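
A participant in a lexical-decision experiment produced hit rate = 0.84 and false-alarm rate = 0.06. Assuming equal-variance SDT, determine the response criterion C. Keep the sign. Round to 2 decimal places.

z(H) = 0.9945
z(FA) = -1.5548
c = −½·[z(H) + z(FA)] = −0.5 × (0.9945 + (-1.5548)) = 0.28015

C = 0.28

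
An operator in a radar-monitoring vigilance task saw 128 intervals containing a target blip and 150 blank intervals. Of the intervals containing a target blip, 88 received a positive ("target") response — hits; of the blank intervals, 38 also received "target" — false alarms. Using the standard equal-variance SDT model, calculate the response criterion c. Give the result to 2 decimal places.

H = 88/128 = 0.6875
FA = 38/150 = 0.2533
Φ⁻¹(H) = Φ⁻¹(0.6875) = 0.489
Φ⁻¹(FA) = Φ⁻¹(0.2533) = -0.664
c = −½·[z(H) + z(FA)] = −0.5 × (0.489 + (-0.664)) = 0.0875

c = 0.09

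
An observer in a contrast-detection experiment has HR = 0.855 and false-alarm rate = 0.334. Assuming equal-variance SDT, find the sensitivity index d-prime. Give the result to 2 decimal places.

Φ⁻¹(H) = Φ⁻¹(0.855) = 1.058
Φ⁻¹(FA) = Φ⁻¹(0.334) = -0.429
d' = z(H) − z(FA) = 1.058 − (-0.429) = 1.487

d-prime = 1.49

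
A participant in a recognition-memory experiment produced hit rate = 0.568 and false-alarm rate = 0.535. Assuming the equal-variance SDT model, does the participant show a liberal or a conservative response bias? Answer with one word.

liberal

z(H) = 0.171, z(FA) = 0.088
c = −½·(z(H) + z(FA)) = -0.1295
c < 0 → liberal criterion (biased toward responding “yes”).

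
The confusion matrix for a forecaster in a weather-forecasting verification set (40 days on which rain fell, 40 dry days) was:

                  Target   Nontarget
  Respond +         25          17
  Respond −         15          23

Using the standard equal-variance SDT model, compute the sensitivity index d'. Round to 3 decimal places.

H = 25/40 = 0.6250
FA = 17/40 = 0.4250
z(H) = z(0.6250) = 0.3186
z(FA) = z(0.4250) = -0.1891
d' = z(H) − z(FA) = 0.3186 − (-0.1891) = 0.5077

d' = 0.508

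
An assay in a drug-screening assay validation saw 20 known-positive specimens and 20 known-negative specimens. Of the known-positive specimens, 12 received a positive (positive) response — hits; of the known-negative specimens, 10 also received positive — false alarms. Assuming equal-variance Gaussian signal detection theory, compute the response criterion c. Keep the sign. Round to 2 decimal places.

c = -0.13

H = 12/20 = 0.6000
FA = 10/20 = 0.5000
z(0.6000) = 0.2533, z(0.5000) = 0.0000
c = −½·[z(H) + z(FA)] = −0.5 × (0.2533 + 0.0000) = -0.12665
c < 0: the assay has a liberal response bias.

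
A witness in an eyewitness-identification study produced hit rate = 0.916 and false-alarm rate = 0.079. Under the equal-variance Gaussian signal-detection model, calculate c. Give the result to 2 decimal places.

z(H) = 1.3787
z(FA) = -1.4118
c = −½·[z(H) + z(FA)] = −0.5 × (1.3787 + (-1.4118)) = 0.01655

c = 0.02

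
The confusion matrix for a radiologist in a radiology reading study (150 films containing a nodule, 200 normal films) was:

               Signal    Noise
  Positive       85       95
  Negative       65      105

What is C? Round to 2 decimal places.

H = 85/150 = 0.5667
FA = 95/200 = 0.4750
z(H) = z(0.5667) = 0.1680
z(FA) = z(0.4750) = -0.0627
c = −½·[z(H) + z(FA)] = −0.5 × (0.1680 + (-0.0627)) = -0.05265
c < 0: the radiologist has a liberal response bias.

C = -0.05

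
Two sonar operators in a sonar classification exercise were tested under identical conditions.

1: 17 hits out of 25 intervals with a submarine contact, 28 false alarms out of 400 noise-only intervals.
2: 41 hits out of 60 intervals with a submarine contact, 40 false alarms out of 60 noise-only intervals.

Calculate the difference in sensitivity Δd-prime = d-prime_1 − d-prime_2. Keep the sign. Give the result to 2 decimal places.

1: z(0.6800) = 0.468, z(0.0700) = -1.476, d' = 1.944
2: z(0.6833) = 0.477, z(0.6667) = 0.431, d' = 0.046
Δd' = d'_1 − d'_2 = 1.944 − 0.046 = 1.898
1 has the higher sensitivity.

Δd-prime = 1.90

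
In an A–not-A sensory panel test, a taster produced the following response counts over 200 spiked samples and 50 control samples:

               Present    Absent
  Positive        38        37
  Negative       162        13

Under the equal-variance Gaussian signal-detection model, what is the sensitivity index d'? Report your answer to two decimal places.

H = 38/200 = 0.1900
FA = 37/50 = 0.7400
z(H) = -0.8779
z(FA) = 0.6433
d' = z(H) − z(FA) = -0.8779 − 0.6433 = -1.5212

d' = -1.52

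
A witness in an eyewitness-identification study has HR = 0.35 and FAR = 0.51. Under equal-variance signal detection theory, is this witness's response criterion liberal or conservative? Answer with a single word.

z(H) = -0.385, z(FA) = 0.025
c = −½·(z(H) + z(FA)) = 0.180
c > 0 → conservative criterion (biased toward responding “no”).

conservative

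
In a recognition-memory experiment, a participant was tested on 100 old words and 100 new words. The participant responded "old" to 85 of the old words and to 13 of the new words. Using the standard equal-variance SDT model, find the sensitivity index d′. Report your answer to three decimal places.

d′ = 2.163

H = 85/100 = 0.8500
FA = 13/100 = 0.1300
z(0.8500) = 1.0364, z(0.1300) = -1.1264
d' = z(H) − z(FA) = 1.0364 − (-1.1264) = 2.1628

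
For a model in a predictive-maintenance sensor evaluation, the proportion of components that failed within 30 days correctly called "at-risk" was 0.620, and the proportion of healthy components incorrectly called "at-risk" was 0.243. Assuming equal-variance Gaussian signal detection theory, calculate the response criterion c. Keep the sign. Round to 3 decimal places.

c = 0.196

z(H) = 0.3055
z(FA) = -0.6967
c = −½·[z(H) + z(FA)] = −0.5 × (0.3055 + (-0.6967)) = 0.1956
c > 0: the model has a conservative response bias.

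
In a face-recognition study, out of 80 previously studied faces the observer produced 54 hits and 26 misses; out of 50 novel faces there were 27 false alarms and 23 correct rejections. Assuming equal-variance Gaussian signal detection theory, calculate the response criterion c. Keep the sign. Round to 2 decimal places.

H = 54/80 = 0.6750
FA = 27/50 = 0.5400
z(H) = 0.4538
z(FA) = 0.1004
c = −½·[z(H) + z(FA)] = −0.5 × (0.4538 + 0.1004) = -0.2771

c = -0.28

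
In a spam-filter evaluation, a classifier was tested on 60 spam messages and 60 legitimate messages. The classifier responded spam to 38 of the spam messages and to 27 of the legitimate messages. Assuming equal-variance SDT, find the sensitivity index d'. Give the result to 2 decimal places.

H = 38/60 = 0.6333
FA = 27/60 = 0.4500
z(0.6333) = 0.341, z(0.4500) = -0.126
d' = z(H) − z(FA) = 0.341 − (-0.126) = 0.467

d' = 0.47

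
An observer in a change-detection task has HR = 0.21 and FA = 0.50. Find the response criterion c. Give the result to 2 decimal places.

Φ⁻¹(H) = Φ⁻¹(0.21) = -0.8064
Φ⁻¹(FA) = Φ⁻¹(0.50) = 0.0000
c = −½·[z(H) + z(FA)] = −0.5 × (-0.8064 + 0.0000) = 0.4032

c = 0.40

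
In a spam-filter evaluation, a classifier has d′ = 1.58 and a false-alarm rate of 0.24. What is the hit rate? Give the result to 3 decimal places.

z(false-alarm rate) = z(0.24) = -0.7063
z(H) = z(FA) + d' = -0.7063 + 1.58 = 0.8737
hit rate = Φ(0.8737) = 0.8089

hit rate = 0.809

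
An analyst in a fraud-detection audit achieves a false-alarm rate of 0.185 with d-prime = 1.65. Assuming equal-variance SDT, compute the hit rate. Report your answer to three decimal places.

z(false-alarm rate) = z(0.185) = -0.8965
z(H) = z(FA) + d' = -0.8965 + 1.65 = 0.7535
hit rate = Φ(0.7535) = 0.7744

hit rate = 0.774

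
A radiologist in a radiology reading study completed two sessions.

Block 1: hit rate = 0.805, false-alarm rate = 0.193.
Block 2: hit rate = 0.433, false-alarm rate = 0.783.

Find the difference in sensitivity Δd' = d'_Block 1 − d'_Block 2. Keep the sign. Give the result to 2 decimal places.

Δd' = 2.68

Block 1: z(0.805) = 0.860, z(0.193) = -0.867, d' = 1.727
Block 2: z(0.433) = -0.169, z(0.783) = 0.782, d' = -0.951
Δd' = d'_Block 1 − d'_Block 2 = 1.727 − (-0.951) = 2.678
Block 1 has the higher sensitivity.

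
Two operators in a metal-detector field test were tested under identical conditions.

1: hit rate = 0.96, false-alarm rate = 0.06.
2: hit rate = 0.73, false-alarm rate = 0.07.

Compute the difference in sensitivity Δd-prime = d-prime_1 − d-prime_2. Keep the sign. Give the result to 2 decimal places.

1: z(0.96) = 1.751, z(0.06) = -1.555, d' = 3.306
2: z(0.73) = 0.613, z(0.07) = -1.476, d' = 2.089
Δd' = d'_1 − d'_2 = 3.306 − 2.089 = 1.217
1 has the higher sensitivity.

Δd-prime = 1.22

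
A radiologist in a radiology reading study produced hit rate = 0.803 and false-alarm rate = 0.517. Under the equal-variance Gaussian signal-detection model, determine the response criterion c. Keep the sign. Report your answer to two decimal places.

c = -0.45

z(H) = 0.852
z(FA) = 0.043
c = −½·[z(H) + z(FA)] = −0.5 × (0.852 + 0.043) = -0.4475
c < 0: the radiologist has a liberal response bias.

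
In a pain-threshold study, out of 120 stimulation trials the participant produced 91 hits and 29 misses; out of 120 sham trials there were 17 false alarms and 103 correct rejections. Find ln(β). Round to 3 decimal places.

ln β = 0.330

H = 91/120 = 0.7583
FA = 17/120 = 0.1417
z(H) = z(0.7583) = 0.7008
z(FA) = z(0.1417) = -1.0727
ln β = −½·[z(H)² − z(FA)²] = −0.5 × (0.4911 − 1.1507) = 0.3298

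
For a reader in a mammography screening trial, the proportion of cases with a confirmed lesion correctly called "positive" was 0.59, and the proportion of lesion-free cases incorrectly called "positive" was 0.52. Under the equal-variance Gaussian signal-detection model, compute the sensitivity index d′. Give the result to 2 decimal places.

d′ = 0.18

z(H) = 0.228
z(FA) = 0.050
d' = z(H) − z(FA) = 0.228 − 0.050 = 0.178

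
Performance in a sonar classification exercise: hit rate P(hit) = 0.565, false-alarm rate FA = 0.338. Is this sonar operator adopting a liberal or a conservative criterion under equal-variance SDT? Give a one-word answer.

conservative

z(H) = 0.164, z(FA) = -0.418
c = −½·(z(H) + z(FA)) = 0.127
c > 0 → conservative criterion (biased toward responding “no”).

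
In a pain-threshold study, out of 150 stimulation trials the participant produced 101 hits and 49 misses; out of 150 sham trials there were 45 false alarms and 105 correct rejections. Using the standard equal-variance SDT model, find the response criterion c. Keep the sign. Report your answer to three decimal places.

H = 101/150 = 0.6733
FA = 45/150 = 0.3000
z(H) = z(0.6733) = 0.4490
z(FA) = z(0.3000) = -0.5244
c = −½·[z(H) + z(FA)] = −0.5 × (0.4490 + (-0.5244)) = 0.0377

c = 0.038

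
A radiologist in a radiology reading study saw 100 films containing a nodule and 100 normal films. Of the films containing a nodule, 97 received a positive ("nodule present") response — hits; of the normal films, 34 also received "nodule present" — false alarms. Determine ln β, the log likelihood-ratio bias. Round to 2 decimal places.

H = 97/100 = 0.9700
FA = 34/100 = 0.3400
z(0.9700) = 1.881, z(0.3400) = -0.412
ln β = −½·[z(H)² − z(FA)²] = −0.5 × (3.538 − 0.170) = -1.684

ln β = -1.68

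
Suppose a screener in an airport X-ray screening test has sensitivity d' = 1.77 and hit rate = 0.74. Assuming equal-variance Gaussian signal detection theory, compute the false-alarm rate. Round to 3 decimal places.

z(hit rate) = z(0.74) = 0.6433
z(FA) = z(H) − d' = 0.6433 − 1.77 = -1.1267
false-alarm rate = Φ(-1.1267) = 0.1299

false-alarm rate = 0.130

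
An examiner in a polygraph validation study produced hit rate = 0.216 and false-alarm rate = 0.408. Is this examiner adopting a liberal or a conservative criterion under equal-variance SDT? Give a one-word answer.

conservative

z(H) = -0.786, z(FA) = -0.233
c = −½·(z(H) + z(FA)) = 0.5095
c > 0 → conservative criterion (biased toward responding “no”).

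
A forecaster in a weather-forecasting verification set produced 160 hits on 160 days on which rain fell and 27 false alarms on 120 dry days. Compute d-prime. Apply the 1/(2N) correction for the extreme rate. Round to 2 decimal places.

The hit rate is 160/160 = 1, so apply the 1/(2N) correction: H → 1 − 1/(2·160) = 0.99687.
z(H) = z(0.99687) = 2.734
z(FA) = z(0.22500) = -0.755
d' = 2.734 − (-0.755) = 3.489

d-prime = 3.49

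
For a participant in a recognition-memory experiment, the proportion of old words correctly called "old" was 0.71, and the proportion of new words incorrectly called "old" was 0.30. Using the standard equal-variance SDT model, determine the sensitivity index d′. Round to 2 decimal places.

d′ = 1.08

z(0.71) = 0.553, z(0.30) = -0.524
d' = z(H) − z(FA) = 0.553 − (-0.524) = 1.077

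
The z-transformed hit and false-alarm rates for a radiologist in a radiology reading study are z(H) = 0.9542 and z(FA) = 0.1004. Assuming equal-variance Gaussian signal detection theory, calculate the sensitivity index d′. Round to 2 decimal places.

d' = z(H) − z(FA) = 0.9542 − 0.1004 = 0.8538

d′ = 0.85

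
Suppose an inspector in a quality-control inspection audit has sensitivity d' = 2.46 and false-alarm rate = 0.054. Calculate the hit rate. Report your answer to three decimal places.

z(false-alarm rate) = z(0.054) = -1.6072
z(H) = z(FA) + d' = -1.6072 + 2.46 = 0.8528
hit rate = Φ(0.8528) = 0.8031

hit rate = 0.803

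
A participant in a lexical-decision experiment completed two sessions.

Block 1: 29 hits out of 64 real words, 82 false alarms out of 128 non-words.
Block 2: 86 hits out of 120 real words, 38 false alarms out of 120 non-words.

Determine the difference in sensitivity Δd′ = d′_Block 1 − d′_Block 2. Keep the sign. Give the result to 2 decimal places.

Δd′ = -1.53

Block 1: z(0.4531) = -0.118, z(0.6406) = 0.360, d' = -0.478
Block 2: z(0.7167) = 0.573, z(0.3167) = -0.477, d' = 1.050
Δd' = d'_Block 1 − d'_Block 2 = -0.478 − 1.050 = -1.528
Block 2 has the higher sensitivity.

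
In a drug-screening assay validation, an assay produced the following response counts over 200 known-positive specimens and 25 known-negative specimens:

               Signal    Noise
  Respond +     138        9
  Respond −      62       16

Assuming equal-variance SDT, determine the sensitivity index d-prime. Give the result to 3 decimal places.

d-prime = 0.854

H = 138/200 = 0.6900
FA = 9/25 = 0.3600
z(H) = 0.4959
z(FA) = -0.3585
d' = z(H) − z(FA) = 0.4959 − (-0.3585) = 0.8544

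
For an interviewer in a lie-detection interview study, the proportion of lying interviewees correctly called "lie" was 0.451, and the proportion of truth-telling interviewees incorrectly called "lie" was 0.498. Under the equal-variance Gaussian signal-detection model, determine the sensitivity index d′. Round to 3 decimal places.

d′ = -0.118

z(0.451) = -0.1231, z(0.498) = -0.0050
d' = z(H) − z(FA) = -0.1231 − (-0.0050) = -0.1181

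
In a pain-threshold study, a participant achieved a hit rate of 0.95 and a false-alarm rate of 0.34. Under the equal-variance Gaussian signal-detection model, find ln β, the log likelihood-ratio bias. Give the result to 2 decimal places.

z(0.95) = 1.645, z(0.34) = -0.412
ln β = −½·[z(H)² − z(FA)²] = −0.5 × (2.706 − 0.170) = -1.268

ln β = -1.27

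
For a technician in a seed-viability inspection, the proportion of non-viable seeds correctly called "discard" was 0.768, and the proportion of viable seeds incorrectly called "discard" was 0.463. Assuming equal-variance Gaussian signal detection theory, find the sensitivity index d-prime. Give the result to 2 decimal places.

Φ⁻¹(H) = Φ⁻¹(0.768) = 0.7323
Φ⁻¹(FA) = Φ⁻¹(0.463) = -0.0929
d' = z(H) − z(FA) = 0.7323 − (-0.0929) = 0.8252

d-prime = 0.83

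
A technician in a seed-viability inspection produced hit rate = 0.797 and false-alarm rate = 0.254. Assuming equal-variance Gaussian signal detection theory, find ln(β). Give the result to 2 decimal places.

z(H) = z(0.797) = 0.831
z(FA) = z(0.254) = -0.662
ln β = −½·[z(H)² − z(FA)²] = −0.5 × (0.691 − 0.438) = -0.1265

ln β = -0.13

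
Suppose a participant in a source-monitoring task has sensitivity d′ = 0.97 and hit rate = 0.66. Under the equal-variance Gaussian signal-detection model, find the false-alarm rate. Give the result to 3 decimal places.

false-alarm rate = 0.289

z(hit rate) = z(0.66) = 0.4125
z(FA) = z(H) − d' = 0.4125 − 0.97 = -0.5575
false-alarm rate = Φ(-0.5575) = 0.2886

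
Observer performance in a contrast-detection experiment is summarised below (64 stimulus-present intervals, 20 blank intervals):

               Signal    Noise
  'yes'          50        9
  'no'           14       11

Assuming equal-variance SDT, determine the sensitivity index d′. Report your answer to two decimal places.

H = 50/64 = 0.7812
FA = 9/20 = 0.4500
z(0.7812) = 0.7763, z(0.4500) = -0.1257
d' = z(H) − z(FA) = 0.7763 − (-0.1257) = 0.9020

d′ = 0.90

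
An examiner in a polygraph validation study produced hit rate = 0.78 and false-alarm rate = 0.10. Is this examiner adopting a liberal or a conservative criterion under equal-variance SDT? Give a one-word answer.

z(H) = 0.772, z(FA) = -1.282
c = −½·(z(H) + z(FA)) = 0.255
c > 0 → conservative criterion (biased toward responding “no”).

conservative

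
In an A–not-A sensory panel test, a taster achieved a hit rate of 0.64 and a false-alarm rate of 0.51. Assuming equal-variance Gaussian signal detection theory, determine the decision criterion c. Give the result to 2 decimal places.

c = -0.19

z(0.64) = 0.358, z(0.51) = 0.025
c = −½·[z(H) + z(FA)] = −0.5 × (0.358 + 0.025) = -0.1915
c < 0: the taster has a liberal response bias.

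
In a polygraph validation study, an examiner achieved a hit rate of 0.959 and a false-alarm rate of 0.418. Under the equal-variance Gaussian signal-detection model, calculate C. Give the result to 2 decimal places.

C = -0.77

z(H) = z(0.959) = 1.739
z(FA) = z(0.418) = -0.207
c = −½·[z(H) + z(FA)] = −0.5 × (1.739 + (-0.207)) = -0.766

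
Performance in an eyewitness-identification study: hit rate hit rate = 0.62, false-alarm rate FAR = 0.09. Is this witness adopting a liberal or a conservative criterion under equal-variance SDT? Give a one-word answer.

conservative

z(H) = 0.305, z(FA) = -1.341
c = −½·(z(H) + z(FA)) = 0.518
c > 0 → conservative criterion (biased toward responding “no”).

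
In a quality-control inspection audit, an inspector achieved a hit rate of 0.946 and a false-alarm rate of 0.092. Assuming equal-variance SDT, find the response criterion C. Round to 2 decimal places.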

-=-=-

THE TASK => Pull each line holding "following" out of the listing.

ANSWER TO THE PROBLEM =>
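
In an A–not-A sensory panel test, a taster produced the following response counts over 200 spiked samples and 50 control samples:
In a drug-screening assay validation, an assay produced the following response counts over 200 known-positive specimens and 25 known-negative specimens: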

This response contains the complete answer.